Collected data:
┏━━
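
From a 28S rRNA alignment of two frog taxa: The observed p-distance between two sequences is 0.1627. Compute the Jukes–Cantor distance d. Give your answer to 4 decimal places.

d = −(3/4) ln(1 − 4p/3) = −0.75 ln(1 − 0.216933) = −0.75 ln(0.783067)
  = −0.75 × (-0.244537) = 0.183403 substitutions/site.

0.1834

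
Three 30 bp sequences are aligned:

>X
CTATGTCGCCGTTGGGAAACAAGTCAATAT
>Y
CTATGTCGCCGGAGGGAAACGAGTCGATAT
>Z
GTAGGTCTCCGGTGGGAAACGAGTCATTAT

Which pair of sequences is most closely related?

X–Y: 4/30 differ, p = 0.133, d = 0.147.
X–Z: 6/30 differ, p = 0.200, d = 0.233.
Y–Z: 6/30 differ, p = 0.200, d = 0.233.
The smallest distance is between X and Y.

X and Y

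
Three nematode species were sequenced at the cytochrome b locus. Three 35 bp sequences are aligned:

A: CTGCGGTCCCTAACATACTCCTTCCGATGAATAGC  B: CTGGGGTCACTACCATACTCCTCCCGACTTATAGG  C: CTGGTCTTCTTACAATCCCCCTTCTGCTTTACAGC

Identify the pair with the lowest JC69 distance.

A and B

A–B: 8/35 differ, p = 0.229, d = 0.273.
A–C: 14/35 differ, p = 0.400, d = 0.572.
B–C: 14/35 differ, p = 0.400, d = 0.572.
The smallest distance is between A and B.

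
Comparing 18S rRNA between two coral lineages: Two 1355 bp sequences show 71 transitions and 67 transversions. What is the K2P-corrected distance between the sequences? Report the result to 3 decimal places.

0.110

P = 71/1355 ≈ 0.052399 and Q = 67/1355 ≈ 0.049446.
Under the Kimura two-parameter model, d = −½ ln(1 − 2P − Q) − ¼ ln(1 − 2Q).
1 − 2P − Q = 0.845756, giving −½ ln(0.845756) = 0.083762.
1 − 2Q = 0.901108, giving −¼ ln(0.901108) = 0.026033.
d = 0.083762 + 0.026033 = 0.109795.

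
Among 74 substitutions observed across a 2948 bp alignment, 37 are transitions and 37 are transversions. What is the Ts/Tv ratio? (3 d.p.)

1.000

R = 37/37 = 1.000.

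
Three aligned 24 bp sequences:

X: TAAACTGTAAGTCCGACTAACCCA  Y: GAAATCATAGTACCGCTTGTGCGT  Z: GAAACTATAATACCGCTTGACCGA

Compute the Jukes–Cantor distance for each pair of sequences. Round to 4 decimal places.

X–Y: 14/24 sites differ → p ≈ 0.583333, d = −0.75 ln(1 − 0.777777) = 1.128055 ≈ 1.1281.
X–Z: 8/24 sites differ → p ≈ 0.333333, d = −0.75 ln(1 − 0.444444) = 0.440839 ≈ 0.4408.
Y–Z: 6/24 sites differ → p = 0.25, d = −0.75 ln(1 − 0.333333) = 0.304098 ≈ 0.3041.

d(X,Y) = 1.1281, d(X,Z) = 0.4408, d(Y,Z) = 0.3041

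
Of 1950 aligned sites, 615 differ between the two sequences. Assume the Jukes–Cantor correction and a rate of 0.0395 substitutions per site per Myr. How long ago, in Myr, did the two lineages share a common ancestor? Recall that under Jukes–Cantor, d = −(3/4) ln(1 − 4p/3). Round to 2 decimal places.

p = 615/1950 ≈ 0.315385.
d = −(3/4) ln(1 − 4p/3) = −0.75 ln(1 − 0.420513) = −0.75 ln(0.579487)
  = −0.75 × (-0.545612) = 0.409209 substitutions/site.
Under a molecular clock d = 2μt, so t = d/(2μ) = 0.409209 / (2 × 0.0395) = 5.18 Myr.

5.18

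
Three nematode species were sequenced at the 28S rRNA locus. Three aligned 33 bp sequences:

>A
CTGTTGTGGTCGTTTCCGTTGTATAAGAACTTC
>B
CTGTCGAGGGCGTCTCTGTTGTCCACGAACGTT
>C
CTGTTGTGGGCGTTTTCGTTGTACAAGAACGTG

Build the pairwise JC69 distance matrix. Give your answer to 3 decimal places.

d(A,B) = 0.388, d(A,C) = 0.169, d(B,C) = 0.293

A–B: 10/33 sites differ → p ≈ 0.30303, d = −0.75 ln(1 − 0.40404) = 0.388186 ≈ 0.388.
A–C: 5/33 sites differ → p ≈ 0.151515, d = −0.75 ln(1 − 0.20202) = 0.169254 ≈ 0.169.
B–C: 8/33 sites differ → p ≈ 0.242424, d = −0.75 ln(1 − 0.323232) = 0.292820 ≈ 0.293.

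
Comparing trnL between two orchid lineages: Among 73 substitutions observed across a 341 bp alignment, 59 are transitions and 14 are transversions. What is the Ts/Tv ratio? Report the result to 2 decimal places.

4.21

R = 59/14 = 4.214285… ≈ 4.21 (to 2 d.p.).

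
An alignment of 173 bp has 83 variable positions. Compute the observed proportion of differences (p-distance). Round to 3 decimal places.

p = 83/173 = 0.479768… ≈ 0.480 (to 3 d.p.).

0.480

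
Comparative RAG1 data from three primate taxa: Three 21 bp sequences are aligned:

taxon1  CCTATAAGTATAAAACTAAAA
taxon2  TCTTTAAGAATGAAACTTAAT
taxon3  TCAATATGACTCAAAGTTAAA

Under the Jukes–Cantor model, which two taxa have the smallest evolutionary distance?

taxon1 and taxon2

taxon1–taxon2: 6/21 differ, p = 0.286, d = 0.360.
taxon1–taxon3: 8/21 differ, p = 0.381, d = 0.532.
taxon2–taxon3: 7/21 differ, p = 0.333, d = 0.441.
The smallest distance is between taxon1 and taxon2.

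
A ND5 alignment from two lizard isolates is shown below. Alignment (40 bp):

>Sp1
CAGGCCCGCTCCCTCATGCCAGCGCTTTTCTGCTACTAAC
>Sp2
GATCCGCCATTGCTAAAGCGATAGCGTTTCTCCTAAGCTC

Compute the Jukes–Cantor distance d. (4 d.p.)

0.7525

The sequences differ at 19 of 40 sites, so p = 19/40 = 0.475.
d = −(3/4) ln(1 − 4p/3) = −0.75 ln(1 − 0.633333) = −0.75 ln(0.366667)
  = −0.75 × (-1.003301) = 0.752476 substitutions/site.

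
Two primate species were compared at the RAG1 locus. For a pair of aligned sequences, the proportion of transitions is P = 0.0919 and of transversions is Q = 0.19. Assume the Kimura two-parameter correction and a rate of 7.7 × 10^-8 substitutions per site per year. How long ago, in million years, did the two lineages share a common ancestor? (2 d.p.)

Under the Kimura two-parameter model, d = −½ ln(1 − 2P − Q) − ¼ ln(1 − 2Q).
1 − 2P − Q = 0.6262, giving −½ ln(0.6262) = 0.234043.
1 − 2Q = 0.62, giving −¼ ln(0.62) = 0.119509.
d = 0.234043 + 0.119509 = 0.353552.
Under a molecular clock d = 2μt, so t = d/(2μ) = 0.353552 / (2 × 7.7 × 10^-8) = 2.30 million years.

2.30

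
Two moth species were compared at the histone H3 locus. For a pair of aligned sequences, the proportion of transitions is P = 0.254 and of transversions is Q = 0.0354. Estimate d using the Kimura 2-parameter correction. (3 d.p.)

0.410

Under the Kimura two-parameter model, d = −½ ln(1 − 2P − Q) − ¼ ln(1 − 2Q).
1 − 2P − Q = 0.4566, giving −½ ln(0.4566) = 0.391974.
1 − 2Q = 0.9292, giving −¼ ln(0.9292) = 0.018358.
d = 0.391974 + 0.018358 = 0.410332.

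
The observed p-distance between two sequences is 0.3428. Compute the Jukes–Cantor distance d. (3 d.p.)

d = −(3/4) ln(1 − 4p/3) = −0.75 ln(1 − 0.457067) = −0.75 ln(0.542933)
  = −0.75 × (-0.610769) = 0.458077 substitutions/site.

0.458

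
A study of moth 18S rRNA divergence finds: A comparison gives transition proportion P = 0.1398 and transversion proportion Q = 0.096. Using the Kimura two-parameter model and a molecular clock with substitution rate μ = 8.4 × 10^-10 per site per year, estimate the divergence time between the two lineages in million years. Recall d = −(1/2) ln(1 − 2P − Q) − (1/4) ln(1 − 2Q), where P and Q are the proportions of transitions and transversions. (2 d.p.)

171.89

Under the Kimura two-parameter model, d = −½ ln(1 − 2P − Q) − ¼ ln(1 − 2Q).
1 − 2P − Q = 0.6244, giving −½ ln(0.6244) = 0.235482.
1 − 2Q = 0.808, giving −¼ ln(0.808) = 0.053298.
d = 0.235482 + 0.053298 = 0.288780.
Under a molecular clock d = 2μt, so t = d/(2μ) = 0.288780 / (2 × 8.4 × 10^-10) = 171.89 million years.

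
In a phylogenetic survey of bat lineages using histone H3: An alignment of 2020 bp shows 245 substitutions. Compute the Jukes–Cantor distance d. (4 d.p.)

0.1323

p = 245/2020 ≈ 0.121287.
d = −(3/4) ln(1 − 4p/3) = −0.75 ln(1 − 0.161716) = −0.75 ln(0.838284)
  = −0.75 × (-0.176398) = 0.132299 substitutions/site.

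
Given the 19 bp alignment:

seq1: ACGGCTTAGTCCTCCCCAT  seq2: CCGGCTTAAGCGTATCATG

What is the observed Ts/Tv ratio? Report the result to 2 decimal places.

0.29

Transitions are A↔G and C↔T; transversions are all other mismatches.
Transitions: 2. Transversions: 7.
R = 2/7 = 0.285714… ≈ 0.29 (to 2 d.p.).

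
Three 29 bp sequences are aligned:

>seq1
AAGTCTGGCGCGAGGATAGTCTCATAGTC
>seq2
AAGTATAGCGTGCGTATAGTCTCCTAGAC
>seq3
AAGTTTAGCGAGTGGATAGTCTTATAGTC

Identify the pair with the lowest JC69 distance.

seq1 and seq3

seq1–seq2: 7/29 differ, p = 0.241, d = 0.291.
seq1–seq3: 5/29 differ, p = 0.172, d = 0.196.
seq2–seq3: 7/29 differ, p = 0.241, d = 0.291.
The smallest distance is between seq1 and seq3.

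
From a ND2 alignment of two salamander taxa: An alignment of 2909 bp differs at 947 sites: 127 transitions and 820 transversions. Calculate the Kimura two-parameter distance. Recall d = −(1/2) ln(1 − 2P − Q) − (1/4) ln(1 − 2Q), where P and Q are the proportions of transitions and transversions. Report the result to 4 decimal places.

P = 127/2909 ≈ 0.043658 and Q = 820/2909 ≈ 0.281884.
Under the Kimura two-parameter model, d = −½ ln(1 − 2P − Q) − ¼ ln(1 − 2Q).
1 − 2P − Q = 0.6308, giving −½ ln(0.6308) = 0.230383.
1 − 2Q = 0.436232, giving −¼ ln(0.436232) = 0.207395.
d = 0.230383 + 0.207395 = 0.437778.

0.4378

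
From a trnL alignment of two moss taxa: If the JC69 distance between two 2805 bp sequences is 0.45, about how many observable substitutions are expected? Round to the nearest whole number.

949

Invert JC69: p = (3/4)(1 − e^(−4d/3)) = 0.75 × (1 − e^(-0.6)) = 0.75 × (1 − 0.548812) = 0.338391.
Expected differing sites = pL ≈ 0.338391 × 2805 = 949.186755 ≈ 949.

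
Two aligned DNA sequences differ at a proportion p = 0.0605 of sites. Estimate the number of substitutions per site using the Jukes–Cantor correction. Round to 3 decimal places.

d = −(3/4) ln(1 − 4p/3) = −0.75 ln(1 − 0.080667) = −0.75 ln(0.919333)
  = −0.75 × (-0.084107) = 0.063080 substitutions/site.

0.063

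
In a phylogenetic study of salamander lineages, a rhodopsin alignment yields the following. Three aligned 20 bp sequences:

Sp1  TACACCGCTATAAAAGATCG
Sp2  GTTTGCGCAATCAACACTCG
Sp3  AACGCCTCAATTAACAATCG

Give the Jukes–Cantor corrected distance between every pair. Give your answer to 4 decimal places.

Sp1–Sp2: 10/20 sites differ → p = 0.5, d = −0.75 ln(1 − 0.666667) = 0.823960 ≈ 0.8240.
Sp1–Sp3: 7/20 sites differ → p = 0.35, d = −0.75 ln(1 − 0.466667) = 0.471457 ≈ 0.4715.
Sp2–Sp3: 8/20 sites differ → p = 0.4, d = −0.75 ln(1 − 0.533333) = 0.571605 ≈ 0.5716.

d(Sp1,Sp2) = 0.8240, d(Sp1,Sp3) = 0.4715, d(Sp2,Sp3) = 0.5716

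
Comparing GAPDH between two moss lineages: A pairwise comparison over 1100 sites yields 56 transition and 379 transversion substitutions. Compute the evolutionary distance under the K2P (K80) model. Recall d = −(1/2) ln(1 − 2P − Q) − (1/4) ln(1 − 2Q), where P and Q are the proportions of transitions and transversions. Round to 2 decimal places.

P = 56/1100 ≈ 0.050909 and Q = 379/1100 ≈ 0.344545.
Under the Kimura two-parameter model, d = −½ ln(1 − 2P − Q) − ¼ ln(1 − 2Q).
1 − 2P − Q = 0.553637, giving −½ ln(0.553637) = 0.295623.
1 − 2Q = 0.31091, giving −¼ ln(0.31091) = 0.292063.
d = 0.295623 + 0.292063 = 0.587686.

0.59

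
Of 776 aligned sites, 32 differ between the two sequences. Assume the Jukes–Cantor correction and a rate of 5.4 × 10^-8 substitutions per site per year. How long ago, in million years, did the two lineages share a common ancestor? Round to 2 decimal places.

p = 32/776 ≈ 0.041237.
d = −(3/4) ln(1 − 4p/3) = −0.75 ln(1 − 0.054983) = −0.75 ln(0.945017)
  = −0.75 × (-0.056552) = 0.042414 substitutions/site.
Under a molecular clock d = 2μt, so t = d/(2μ) = 0.042414 / (2 × 5.4 × 10^-8) = 0.39 million years.

0.39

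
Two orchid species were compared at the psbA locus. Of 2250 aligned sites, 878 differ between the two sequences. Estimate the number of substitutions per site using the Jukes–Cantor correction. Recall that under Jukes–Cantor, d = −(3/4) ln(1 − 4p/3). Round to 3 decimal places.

0.551

p = 878/2250 ≈ 0.390222.
d = −(3/4) ln(1 − 4p/3) = −0.75 ln(1 − 0.520296) = −0.75 ln(0.479704)
  = −0.75 × (-0.734586) = 0.550940 substitutions/site.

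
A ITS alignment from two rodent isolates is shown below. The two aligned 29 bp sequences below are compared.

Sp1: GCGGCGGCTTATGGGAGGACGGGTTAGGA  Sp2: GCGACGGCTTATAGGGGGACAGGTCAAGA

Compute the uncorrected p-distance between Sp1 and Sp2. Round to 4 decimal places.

0.2069

The sequences differ at 6 of 29 positions (sites 4, 13, 16, 21, 25, 27).
p = 6/29 = 0.206896… ≈ 0.2069 (to 4 d.p.).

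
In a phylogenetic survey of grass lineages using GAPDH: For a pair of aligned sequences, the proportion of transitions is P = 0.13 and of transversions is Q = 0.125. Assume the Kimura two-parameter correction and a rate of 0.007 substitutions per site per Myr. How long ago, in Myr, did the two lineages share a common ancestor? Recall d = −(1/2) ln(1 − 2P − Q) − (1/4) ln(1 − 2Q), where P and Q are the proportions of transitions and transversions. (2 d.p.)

22.50

Under the Kimura two-parameter model, d = −½ ln(1 − 2P − Q) − ¼ ln(1 − 2Q).
1 − 2P − Q = 0.615, giving −½ ln(0.615) = 0.243067.
1 − 2Q = 0.75, giving −¼ ln(0.75) = 0.071921.
d = 0.243067 + 0.071921 = 0.314988.
Under a molecular clock d = 2μt, so t = d/(2μ) = 0.314988 / (2 × 0.007) = 22.50 Myr.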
┗━━
### WORK REQUIRED
If a line in the records above contains the word "sequenced", count it, then give the total and nothing else.

### RESULT
2